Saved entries
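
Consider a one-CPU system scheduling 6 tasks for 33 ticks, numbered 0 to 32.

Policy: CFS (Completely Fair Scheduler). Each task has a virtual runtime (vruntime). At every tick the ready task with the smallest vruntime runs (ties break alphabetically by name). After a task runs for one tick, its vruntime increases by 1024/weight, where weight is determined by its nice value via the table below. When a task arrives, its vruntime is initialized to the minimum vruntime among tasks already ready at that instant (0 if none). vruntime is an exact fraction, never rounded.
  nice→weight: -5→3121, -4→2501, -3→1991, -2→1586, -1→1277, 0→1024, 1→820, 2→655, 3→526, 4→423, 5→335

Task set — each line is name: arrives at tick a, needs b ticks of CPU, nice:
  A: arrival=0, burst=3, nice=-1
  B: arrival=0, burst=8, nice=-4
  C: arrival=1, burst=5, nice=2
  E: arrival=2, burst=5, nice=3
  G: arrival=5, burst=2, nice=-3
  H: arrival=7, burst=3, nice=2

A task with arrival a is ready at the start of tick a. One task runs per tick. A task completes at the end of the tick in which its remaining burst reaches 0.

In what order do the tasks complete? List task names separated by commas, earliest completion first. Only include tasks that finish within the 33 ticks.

t=0: vr[A=0 B=0] → run A
t=1: vr[A=1024/1277 B=0 C=0] → run B
t=2: vr[A=1024/1277 B=1024/2501 C=0 E=0] → run C
t=3: vr[A=1024/1277 B=1024/2501 C=1024/655 E=0] → run E
t=4: vr[A=1024/1277 B=1024/2501 C=1024/655 E=512/263] → run B
t=5: vr[A=1024/1277 B=2048/2501 C=1024/655 E=512/263 G=1024/1277] → run A
t=6: vr[A=2048/1277 B=2048/2501 C=1024/655 E=512/263 G=1024/1277] → run G
t=7: vr[A=2048/1277 B=2048/2501 C=1024/655 E=512/263 G=3346432/2542507 H=2048/2501] → run B
t=8: vr[A=2048/1277 B=3072/2501 C=1024/655 E=512/263 G=3346432/2542507 H=2048/2501] → run H
t=9: vr[A=2048/1277 B=3072/2501 C=1024/655 E=512/263 G=3346432/2542507 H=3902464/1638155] → run B
t=10: vr[A=2048/1277 B=4096/2501 C=1024/655 E=512/263 G=3346432/2542507 H=3902464/1638155] → run G
t=11: vr[A=2048/1277 B=4096/2501 C=1024/655 E=512/263 H=3902464/1638155] → run C
t=12: vr[A=2048/1277 B=4096/2501 C=2048/655 E=512/263 H=3902464/1638155] → run A
t=13: vr[B=4096/2501 C=2048/655 E=512/263 H=3902464/1638155] → run B
t=14: vr[B=5120/2501 C=2048/655 E=512/263 H=3902464/1638155] → run E
t=15: vr[B=5120/2501 C=2048/655 E=1024/263 H=3902464/1638155] → run B
t=16: vr[B=6144/2501 C=2048/655 E=1024/263 H=3902464/1638155] → run H
t=17: vr[B=6144/2501 C=2048/655 E=1024/263 H=6463488/1638155] → run B
t=18: vr[B=7168/2501 C=2048/655 E=1024/263 H=6463488/1638155] → run B
t=19: vr[C=2048/655 E=1024/263 H=6463488/1638155] → run C
t=20: vr[C=3072/655 E=1024/263 H=6463488/1638155] → run E
t=21: vr[C=3072/655 E=1536/263 H=6463488/1638155] → run H
t=22: vr[C=3072/655 E=1536/263] → run C
t=23: vr[C=4096/655 E=1536/263] → run E
t=24: vr[C=4096/655 E=2048/263] → run C
t=25: vr[E=2048/263] → run E
t=26: (idle)
t=27: (idle)
t=28: (idle)
t=29: (idle)
t=30: (idle)
t=31: (idle)
t=32: (idle)

completion order = G, A, B, H, C, E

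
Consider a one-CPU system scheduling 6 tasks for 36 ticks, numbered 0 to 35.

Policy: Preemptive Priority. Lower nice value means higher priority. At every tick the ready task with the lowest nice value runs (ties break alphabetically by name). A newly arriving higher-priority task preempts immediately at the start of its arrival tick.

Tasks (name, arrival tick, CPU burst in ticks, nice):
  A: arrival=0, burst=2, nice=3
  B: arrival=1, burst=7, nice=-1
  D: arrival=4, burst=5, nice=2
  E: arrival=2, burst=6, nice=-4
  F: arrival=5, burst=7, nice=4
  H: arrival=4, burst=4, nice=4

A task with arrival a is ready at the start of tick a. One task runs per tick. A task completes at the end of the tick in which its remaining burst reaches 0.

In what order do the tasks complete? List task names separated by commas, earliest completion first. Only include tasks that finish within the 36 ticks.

completion order = E, B, D, A, F, H

t=0: ready={A} → run A
t=1: ready={A,B} → run B
t=2: ready={A,B,E} → run E
t=3: ready={A,B,E} → run E
t=4: ready={A,B,D,E,H} → run E
t=5: ready={A,B,D,E,F,H} → run E
t=6: ready={A,B,D,E,F,H} → run E
t=7: ready={A,B,D,E,F,H} → run E
t=8: ready={A,B,D,F,H} → run B
t=9: ready={A,B,D,F,H} → run B
t=10: ready={A,B,D,F,H} → run B
t=11: ready={A,B,D,F,H} → run B
t=12: ready={A,B,D,F,H} → run B
t=13: ready={A,B,D,F,H} → run B
t=14: ready={A,D,F,H} → run D
t=15: ready={A,D,F,H} → run D
t=16: ready={A,D,F,H} → run D
t=17: ready={A,D,F,H} → run D
t=18: ready={A,D,F,H} → run D
t=19: ready={A,F,H} → run A
t=20: ready={F,H} → run F
t=21: ready={F,H} → run F
t=22: ready={F,H} → run F
t=23: ready={F,H} → run F
t=24: ready={F,H} → run F
t=25: ready={F,H} → run F
t=26: ready={F,H} → run F
t=27: ready={H} → run H
t=28: ready={H} → run H
t=29: ready={H} → run H
t=30: ready={H} → run H
t=31: (idle)
t=32: (idle)
t=33: (idle)
t=34: (idle)
t=35: (idle)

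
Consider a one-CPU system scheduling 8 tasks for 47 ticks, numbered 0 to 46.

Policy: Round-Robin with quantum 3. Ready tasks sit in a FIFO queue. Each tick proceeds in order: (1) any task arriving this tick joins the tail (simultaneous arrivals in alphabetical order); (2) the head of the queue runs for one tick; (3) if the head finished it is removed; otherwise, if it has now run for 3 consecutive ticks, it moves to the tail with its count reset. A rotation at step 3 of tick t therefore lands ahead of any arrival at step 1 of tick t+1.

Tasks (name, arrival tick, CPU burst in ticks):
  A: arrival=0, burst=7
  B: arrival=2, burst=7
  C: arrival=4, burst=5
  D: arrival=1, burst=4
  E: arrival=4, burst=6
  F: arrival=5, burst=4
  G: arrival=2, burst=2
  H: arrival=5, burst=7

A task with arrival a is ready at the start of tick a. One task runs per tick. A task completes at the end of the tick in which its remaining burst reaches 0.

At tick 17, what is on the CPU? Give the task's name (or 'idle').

t=0: queue=[A] q_used=0 → run A
t=1: queue=[A,D] q_used=1 → run A
t=2: queue=[A,D,B,G] q_used=2 → run A
t=3: queue=[D,B,G,A] q_used=0 → run D
t=4: queue=[D,B,G,A,C,E] q_used=1 → run D
t=5: queue=[D,B,G,A,C,E,F,H] q_used=2 → run D
t=6: queue=[B,G,A,C,E,F,H,D] q_used=0 → run B
t=7: queue=[B,G,A,C,E,F,H,D] q_used=1 → run B
t=8: queue=[B,G,A,C,E,F,H,D] q_used=2 → run B
t=9: queue=[G,A,C,E,F,H,D,B] q_used=0 → run G
t=10: queue=[G,A,C,E,F,H,D,B] q_used=1 → run G
t=11: queue=[A,C,E,F,H,D,B] q_used=0 → run A
t=12: queue=[A,C,E,F,H,D,B] q_used=1 → run A
t=13: queue=[A,C,E,F,H,D,B] q_used=2 → run A
t=14: queue=[C,E,F,H,D,B,A] q_used=0 → run C
t=15: queue=[C,E,F,H,D,B,A] q_used=1 → run C
t=16: queue=[C,E,F,H,D,B,A] q_used=2 → run C
t=17: queue=[E,F,H,D,B,A,C] q_used=0 → run E
t=18: queue=[E,F,H,D,B,A,C] q_used=1 → run E
t=19: queue=[E,F,H,D,B,A,C] q_used=2 → run E
t=20: queue=[F,H,D,B,A,C,E] q_used=0 → run F
t=21: queue=[F,H,D,B,A,C,E] q_used=1 → run F
t=22: queue=[F,H,D,B,A,C,E] q_used=2 → run F
t=23: queue=[H,D,B,A,C,E,F] q_used=0 → run H
t=24: queue=[H,D,B,A,C,E,F] q_used=1 → run H
t=25: queue=[H,D,B,A,C,E,F] q_used=2 → run H
t=26: queue=[D,B,A,C,E,F,H] q_used=0 → run D
t=27: queue=[B,A,C,E,F,H] q_used=0 → run B
t=28: queue=[B,A,C,E,F,H] q_used=1 → run B
t=29: queue=[B,A,C,E,F,H] q_used=2 → run B
t=30: queue=[A,C,E,F,H,B] q_used=0 → run A
t=31: queue=[C,E,F,H,B] q_used=0 → run C
t=32: queue=[C,E,F,H,B] q_used=1 → run C
t=33: queue=[E,F,H,B] q_used=0 → run E
t=34: queue=[E,F,H,B] q_used=1 → run E
t=35: queue=[E,F,H,B] q_used=2 → run E
t=36: queue=[F,H,B] q_used=0 → run F
t=37: queue=[H,B] q_used=0 → run H
t=38: queue=[H,B] q_used=1 → run H
t=39: queue=[H,B] q_used=2 → run H
t=40: queue=[B,H] q_used=0 → run B
t=41: queue=[H] q_used=0 → run H
t=42: (idle)
t=43: (idle)
t=44: (idle)
t=45: (idle)
t=46: (idle)

running at tick 17 = E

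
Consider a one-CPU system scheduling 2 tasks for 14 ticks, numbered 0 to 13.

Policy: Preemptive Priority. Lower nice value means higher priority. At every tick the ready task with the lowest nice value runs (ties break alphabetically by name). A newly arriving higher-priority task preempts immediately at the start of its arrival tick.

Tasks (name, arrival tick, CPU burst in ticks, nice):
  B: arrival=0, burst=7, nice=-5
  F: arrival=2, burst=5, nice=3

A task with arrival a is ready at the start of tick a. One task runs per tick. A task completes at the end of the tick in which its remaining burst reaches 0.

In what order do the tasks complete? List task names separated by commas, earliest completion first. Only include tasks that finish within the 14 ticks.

t=0: ready={B} → run B
t=1: ready={B} → run B
t=2: ready={B,F} → run B
t=3: ready={B,F} → run B
t=4: ready={B,F} → run B
t=5: ready={B,F} → run B
t=6: ready={B,F} → run B
t=7: ready={F} → run F
t=8: ready={F} → run F
t=9: ready={F} → run F
t=10: ready={F} → run F
t=11: ready={F} → run F
t=12: (idle)
t=13: (idle)

completion order = B, F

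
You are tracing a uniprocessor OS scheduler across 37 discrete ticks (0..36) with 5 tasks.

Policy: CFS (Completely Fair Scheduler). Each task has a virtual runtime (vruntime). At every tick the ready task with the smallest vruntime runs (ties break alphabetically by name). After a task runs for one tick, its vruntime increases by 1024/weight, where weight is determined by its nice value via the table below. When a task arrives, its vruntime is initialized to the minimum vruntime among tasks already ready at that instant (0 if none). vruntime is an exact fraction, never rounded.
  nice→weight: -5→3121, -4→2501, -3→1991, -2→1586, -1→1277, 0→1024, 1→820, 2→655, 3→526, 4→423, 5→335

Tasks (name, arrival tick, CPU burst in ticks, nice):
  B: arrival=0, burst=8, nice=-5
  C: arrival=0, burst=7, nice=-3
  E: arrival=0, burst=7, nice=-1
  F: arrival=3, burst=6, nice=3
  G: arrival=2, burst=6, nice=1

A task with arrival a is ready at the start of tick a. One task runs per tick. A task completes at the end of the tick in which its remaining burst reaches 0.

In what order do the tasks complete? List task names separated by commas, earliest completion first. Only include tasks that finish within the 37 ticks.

t=0: vr[B=0 C=0 E=0] → run B
t=1: vr[B=1024/3121 C=0 E=0] → run C
t=2: vr[B=1024/3121 C=1024/1991 E=0 G=0] → run E
t=3: vr[B=1024/3121 C=1024/1991 E=1024/1277 F=0 G=0] → run F
t=4: vr[B=1024/3121 C=1024/1991 E=1024/1277 F=512/263 G=0] → run G
t=5: vr[B=1024/3121 C=1024/1991 E=1024/1277 F=512/263 G=256/205] → run B
t=6: vr[B=2048/3121 C=1024/1991 E=1024/1277 F=512/263 G=256/205] → run C
t=7: vr[B=2048/3121 C=2048/1991 E=1024/1277 F=512/263 G=256/205] → run B
t=8: vr[B=3072/3121 C=2048/1991 E=1024/1277 F=512/263 G=256/205] → run E
t=9: vr[B=3072/3121 C=2048/1991 E=2048/1277 F=512/263 G=256/205] → run B
t=10: vr[B=4096/3121 C=2048/1991 E=2048/1277 F=512/263 G=256/205] → run C
t=11: vr[B=4096/3121 C=3072/1991 E=2048/1277 F=512/263 G=256/205] → run G
t=12: vr[B=4096/3121 C=3072/1991 E=2048/1277 F=512/263 G=512/205] → run B
t=13: vr[B=5120/3121 C=3072/1991 E=2048/1277 F=512/263 G=512/205] → run C
t=14: vr[B=5120/3121 C=4096/1991 E=2048/1277 F=512/263 G=512/205] → run E
t=15: vr[B=5120/3121 C=4096/1991 E=3072/1277 F=512/263 G=512/205] → run B
t=16: vr[B=6144/3121 C=4096/1991 E=3072/1277 F=512/263 G=512/205] → run F
t=17: vr[B=6144/3121 C=4096/1991 E=3072/1277 F=1024/263 G=512/205] → run B
t=18: vr[B=7168/3121 C=4096/1991 E=3072/1277 F=1024/263 G=512/205] → run C
t=19: vr[B=7168/3121 C=5120/1991 E=3072/1277 F=1024/263 G=512/205] → run B
t=20: vr[C=5120/1991 E=3072/1277 F=1024/263 G=512/205] → run E
t=21: vr[C=5120/1991 E=4096/1277 F=1024/263 G=512/205] → run G
t=22: vr[C=5120/1991 E=4096/1277 F=1024/263 G=768/205] → run C
t=23: vr[C=6144/1991 E=4096/1277 F=1024/263 G=768/205] → run C
t=24: vr[E=4096/1277 F=1024/263 G=768/205] → run E
t=25: vr[E=5120/1277 F=1024/263 G=768/205] → run G
t=26: vr[E=5120/1277 F=1024/263 G=1024/205] → run F
t=27: vr[E=5120/1277 F=1536/263 G=1024/205] → run E
t=28: vr[E=6144/1277 F=1536/263 G=1024/205] → run E
t=29: vr[F=1536/263 G=1024/205] → run G
t=30: vr[F=1536/263 G=256/41] → run F
t=31: vr[F=2048/263 G=256/41] → run G
t=32: vr[F=2048/263] → run F
t=33: vr[F=2560/263] → run F
t=34: (idle)
t=35: (idle)
t=36: (idle)

completion order = B, C, E, G, F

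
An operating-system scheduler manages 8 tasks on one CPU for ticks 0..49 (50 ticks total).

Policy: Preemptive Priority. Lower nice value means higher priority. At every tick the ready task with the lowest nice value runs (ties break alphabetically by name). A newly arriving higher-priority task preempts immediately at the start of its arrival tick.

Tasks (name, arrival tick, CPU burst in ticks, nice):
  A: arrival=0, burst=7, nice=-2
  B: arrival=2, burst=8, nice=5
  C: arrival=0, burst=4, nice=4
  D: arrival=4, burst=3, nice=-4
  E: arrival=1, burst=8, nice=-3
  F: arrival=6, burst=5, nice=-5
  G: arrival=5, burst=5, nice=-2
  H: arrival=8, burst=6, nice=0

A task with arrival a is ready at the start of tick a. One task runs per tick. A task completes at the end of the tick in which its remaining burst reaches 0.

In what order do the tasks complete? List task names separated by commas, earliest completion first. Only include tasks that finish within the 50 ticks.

t=0: ready={A,C} → run A
t=1: ready={A,C,E} → run E
t=2: ready={A,B,C,E} → run E
t=3: ready={A,B,C,E} → run E
t=4: ready={A,B,C,D,E} → run D
t=5: ready={A,B,C,D,E,G} → run D
t=6: ready={A,B,C,D,E,F,G} → run F
t=7: ready={A,B,C,D,E,F,G} → run F
t=8: ready={A,B,C,D,E,F,G,H} → run F
t=9: ready={A,B,C,D,E,F,G,H} → run F
t=10: ready={A,B,C,D,E,F,G,H} → run F
t=11: ready={A,B,C,D,E,G,H} → run D
t=12: ready={A,B,C,E,G,H} → run E
t=13: ready={A,B,C,E,G,H} → run E
t=14: ready={A,B,C,E,G,H} → run E
t=15: ready={A,B,C,E,G,H} → run E
t=16: ready={A,B,C,E,G,H} → run E
t=17: ready={A,B,C,G,H} → run A
t=18: ready={A,B,C,G,H} → run A
t=19: ready={A,B,C,G,H} → run A
t=20: ready={A,B,C,G,H} → run A
t=21: ready={A,B,C,G,H} → run A
t=22: ready={A,B,C,G,H} → run A
t=23: ready={B,C,G,H} → run G
t=24: ready={B,C,G,H} → run G
t=25: ready={B,C,G,H} → run G
t=26: ready={B,C,G,H} → run G
t=27: ready={B,C,G,H} → run G
t=28: ready={B,C,H} → run H
t=29: ready={B,C,H} → run H
t=30: ready={B,C,H} → run H
t=31: ready={B,C,H} → run H
t=32: ready={B,C,H} → run H
t=33: ready={B,C,H} → run H
t=34: ready={B,C} → run C
t=35: ready={B,C} → run C
t=36: ready={B,C} → run C
t=37: ready={B,C} → run C
t=38: ready={B} → run B
t=39: ready={B} → run B
t=40: ready={B} → run B
t=41: ready={B} → run B
t=42: ready={B} → run B
t=43: ready={B} → run B
t=44: ready={B} → run B
t=45: ready={B} → run B
t=46: (idle)
t=47: (idle)
t=48: (idle)
t=49: (idle)

completion order = F, D, E, A, G, H, C, B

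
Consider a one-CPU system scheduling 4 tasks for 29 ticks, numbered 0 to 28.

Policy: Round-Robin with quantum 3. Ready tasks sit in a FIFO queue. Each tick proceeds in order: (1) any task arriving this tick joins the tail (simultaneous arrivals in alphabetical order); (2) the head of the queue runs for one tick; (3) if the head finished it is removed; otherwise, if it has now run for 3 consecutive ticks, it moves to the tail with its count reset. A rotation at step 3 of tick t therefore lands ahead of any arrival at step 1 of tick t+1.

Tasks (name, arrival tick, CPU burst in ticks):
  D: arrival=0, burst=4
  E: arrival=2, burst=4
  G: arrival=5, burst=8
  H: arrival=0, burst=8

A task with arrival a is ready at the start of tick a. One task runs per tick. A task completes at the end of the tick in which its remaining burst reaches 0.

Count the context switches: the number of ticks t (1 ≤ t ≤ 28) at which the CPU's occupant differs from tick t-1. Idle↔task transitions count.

t=0: queue=[D,H] q_used=0 → run D
t=1: queue=[D,H] q_used=1 → run D
t=2: queue=[D,H,E] q_used=2 → run D
t=3: queue=[H,E,D] q_used=0 → run H
t=4: queue=[H,E,D] q_used=1 → run H
t=5: queue=[H,E,D,G] q_used=2 → run H
t=6: queue=[E,D,G,H] q_used=0 → run E
t=7: queue=[E,D,G,H] q_used=1 → run E
t=8: queue=[E,D,G,H] q_used=2 → run E
t=9: queue=[D,G,H,E] q_used=0 → run D
t=10: queue=[G,H,E] q_used=0 → run G
t=11: queue=[G,H,E] q_used=1 → run G
t=12: queue=[G,H,E] q_used=2 → run G
t=13: queue=[H,E,G] q_used=0 → run H
t=14: queue=[H,E,G] q_used=1 → run H
t=15: queue=[H,E,G] q_used=2 → run H
t=16: queue=[E,G,H] q_used=0 → run E
t=17: queue=[G,H] q_used=0 → run G
t=18: queue=[G,H] q_used=1 → run G
t=19: queue=[G,H] q_used=2 → run G
t=20: queue=[H,G] q_used=0 → run H
t=21: queue=[H,G] q_used=1 → run H
t=22: queue=[G] q_used=0 → run G
t=23: queue=[G] q_used=1 → run G
t=24: (idle)
t=25: (idle)
t=26: (idle)
t=27: (idle)
t=28: (idle)

context switches = 10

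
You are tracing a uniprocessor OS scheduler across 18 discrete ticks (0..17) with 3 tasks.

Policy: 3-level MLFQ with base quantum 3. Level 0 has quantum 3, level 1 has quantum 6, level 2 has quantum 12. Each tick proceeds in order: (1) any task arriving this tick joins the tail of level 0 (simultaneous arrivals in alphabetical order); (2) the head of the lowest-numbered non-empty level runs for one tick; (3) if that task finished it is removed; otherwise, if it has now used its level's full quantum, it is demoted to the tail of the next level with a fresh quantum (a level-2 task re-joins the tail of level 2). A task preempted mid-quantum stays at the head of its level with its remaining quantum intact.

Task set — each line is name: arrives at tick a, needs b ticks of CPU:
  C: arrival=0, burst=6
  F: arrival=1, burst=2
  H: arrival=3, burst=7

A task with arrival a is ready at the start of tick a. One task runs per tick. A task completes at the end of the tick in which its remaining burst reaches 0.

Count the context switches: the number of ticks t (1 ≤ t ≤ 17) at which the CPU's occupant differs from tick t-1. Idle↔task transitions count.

t=0: L0/L1/L2 = C/-/- → run C
t=1: L0/L1/L2 = CF/-/- → run C
t=2: L0/L1/L2 = CF/-/- → run C
t=3: L0/L1/L2 = FH/C/- → run F
t=4: L0/L1/L2 = FH/C/- → run F
t=5: L0/L1/L2 = H/C/- → run H
t=6: L0/L1/L2 = H/C/- → run H
t=7: L0/L1/L2 = H/C/- → run H
t=8: L0/L1/L2 = -/CH/- → run C
t=9: L0/L1/L2 = -/CH/- → run C
t=10: L0/L1/L2 = -/CH/- → run C
t=11: L0/L1/L2 = -/H/- → run H
t=12: L0/L1/L2 = -/H/- → run H
t=13: L0/L1/L2 = -/H/- → run H
t=14: L0/L1/L2 = -/H/- → run H
t=15: (idle)
t=16: (idle)
t=17: (idle)

context switches = 5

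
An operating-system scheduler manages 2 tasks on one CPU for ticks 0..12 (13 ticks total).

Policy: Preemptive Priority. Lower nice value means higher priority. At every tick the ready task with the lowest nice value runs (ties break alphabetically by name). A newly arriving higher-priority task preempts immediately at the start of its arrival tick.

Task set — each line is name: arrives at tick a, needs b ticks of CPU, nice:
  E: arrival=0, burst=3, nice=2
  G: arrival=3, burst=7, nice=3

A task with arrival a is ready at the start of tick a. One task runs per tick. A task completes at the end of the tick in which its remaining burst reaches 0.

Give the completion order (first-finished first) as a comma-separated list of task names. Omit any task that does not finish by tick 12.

completion order = E, G

t=0: ready={E} → run E
t=1: ready={E} → run E
t=2: ready={E} → run E
t=3: ready={G} → run G
t=4: ready={G} → run G
t=5: ready={G} → run G
t=6: ready={G} → run G
t=7: ready={G} → run G
t=8: ready={G} → run G
t=9: ready={G} → run G
t=10: (idle)
t=11: (idle)
t=12: (idle)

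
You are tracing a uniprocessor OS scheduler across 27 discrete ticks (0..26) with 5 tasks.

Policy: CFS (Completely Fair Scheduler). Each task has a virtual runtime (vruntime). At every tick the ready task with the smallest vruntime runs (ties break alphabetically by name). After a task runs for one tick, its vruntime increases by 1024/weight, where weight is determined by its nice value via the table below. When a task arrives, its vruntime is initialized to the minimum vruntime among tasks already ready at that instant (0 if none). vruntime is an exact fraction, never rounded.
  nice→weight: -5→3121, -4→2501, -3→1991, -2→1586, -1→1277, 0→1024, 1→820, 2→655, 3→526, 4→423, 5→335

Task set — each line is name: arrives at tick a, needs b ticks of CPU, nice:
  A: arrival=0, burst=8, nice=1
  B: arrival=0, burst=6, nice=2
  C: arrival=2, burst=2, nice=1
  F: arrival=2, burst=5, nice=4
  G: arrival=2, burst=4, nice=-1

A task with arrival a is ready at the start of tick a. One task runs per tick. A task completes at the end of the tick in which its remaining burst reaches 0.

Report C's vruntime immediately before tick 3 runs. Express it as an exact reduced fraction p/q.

vruntime(C, start of tick 3) = 256/205

t=0: vr[A=0 B=0] → run A
t=1: vr[A=256/205 B=0] → run B
t=2: vr[A=256/205 B=1024/655 C=256/205 F=256/205 G=256/205] → run A
t=3: vr[A=512/205 B=1024/655 C=256/205 F=256/205 G=256/205] → run C
t=4: vr[A=512/205 B=1024/655 C=512/205 F=256/205 G=256/205] → run F
t=5: vr[A=512/205 B=1024/655 C=512/205 F=318208/86715 G=256/205] → run G
t=6: vr[A=512/205 B=1024/655 C=512/205 F=318208/86715 G=536832/261785] → run B
t=7: vr[A=512/205 B=2048/655 C=512/205 F=318208/86715 G=536832/261785] → run G
t=8: vr[A=512/205 B=2048/655 C=512/205 F=318208/86715 G=746752/261785] → run A
t=9: vr[A=768/205 B=2048/655 C=512/205 F=318208/86715 G=746752/261785] → run C
t=10: vr[A=768/205 B=2048/655 F=318208/86715 G=746752/261785] → run G
t=11: vr[A=768/205 B=2048/655 F=318208/86715 G=956672/261785] → run B
t=12: vr[A=768/205 B=3072/655 F=318208/86715 G=956672/261785] → run G
t=13: vr[A=768/205 B=3072/655 F=318208/86715] → run F
t=14: vr[A=768/205 B=3072/655 F=528128/86715] → run A
t=15: vr[A=1024/205 B=3072/655 F=528128/86715] → run B
t=16: vr[A=1024/205 B=4096/655 F=528128/86715] → run A
t=17: vr[A=256/41 B=4096/655 F=528128/86715] → run F
t=18: vr[A=256/41 B=4096/655 F=246016/28905] → run A
t=19: vr[A=1536/205 B=4096/655 F=246016/28905] → run B
t=20: vr[A=1536/205 B=1024/131 F=246016/28905] → run A
t=21: vr[A=1792/205 B=1024/131 F=246016/28905] → run B
t=22: vr[A=1792/205 F=246016/28905] → run F
t=23: vr[A=1792/205 F=947968/86715] → run A
t=24: vr[F=947968/86715] → run F
t=25: (idle)
t=26: (idle)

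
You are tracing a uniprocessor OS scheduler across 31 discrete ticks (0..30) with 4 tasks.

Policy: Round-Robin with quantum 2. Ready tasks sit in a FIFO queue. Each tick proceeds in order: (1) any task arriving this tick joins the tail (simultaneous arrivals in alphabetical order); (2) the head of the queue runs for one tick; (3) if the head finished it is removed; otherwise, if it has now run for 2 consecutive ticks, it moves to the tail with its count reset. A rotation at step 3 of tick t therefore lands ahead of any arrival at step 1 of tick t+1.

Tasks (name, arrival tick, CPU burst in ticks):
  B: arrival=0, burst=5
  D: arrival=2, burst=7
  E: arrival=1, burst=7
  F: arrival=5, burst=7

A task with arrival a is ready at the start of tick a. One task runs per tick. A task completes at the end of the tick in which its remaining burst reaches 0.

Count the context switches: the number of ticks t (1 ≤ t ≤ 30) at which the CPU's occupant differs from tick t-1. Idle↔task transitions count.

context switches = 15

t=0: queue=[B] q_used=0 → run B
t=1: queue=[B,E] q_used=1 → run B
t=2: queue=[E,B,D] q_used=0 → run E
t=3: queue=[E,B,D] q_used=1 → run E
t=4: queue=[B,D,E] q_used=0 → run B
t=5: queue=[B,D,E,F] q_used=1 → run B
t=6: queue=[D,E,F,B] q_used=0 → run D
t=7: queue=[D,E,F,B] q_used=1 → run D
t=8: queue=[E,F,B,D] q_used=0 → run E
t=9: queue=[E,F,B,D] q_used=1 → run E
t=10: queue=[F,B,D,E] q_used=0 → run F
t=11: queue=[F,B,D,E] q_used=1 → run F
t=12: queue=[B,D,E,F] q_used=0 → run B
t=13: queue=[D,E,F] q_used=0 → run D
t=14: queue=[D,E,F] q_used=1 → run D
t=15: queue=[E,F,D] q_used=0 → run E
t=16: queue=[E,F,D] q_used=1 → run E
t=17: queue=[F,D,E] q_used=0 → run F
t=18: queue=[F,D,E] q_used=1 → run F
t=19: queue=[D,E,F] q_used=0 → run D
t=20: queue=[D,E,F] q_used=1 → run D
t=21: queue=[E,F,D] q_used=0 → run E
t=22: queue=[F,D] q_used=0 → run F
t=23: queue=[F,D] q_used=1 → run F
t=24: queue=[D,F] q_used=0 → run D
t=25: queue=[F] q_used=0 → run F
t=26: (idle)
t=27: (idle)
t=28: (idle)
t=29: (idle)
t=30: (idle)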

Try it:
Copy out each line of the records where the word "manages" appears.

Exercise answer:
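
An operating-system scheduler manages 8 tasks on one CPU for ticks 0..49 (50 ticks total).
An operating-system scheduler manages 2 tasks on one CPU for ticks 0..12 (13 ticks total).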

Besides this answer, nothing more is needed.